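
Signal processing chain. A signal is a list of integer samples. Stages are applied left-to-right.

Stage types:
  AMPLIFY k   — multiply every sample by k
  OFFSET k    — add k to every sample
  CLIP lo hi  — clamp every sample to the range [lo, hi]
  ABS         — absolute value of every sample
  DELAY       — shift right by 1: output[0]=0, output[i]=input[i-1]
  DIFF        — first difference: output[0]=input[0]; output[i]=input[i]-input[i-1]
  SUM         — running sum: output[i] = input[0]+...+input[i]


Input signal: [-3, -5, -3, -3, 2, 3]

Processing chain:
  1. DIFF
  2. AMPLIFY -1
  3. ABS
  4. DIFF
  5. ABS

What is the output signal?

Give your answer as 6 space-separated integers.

Answer: 3 1 0 2 5 4

Derivation:
Input: [-3, -5, -3, -3, 2, 3]
Stage 1 (DIFF): s[0]=-3, -5--3=-2, -3--5=2, -3--3=0, 2--3=5, 3-2=1 -> [-3, -2, 2, 0, 5, 1]
Stage 2 (AMPLIFY -1): -3*-1=3, -2*-1=2, 2*-1=-2, 0*-1=0, 5*-1=-5, 1*-1=-1 -> [3, 2, -2, 0, -5, -1]
Stage 3 (ABS): |3|=3, |2|=2, |-2|=2, |0|=0, |-5|=5, |-1|=1 -> [3, 2, 2, 0, 5, 1]
Stage 4 (DIFF): s[0]=3, 2-3=-1, 2-2=0, 0-2=-2, 5-0=5, 1-5=-4 -> [3, -1, 0, -2, 5, -4]
Stage 5 (ABS): |3|=3, |-1|=1, |0|=0, |-2|=2, |5|=5, |-4|=4 -> [3, 1, 0, 2, 5, 4]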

******

- Activity -
When a line in the listing includes the word "right", report that line in full.

- Exercise result -
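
Signal processing chain. A signal is a list of integer samples. Stages are applied left-to-right.
  DELAY       — shift right by 1: output[0]=0, output[i]=input[i-1]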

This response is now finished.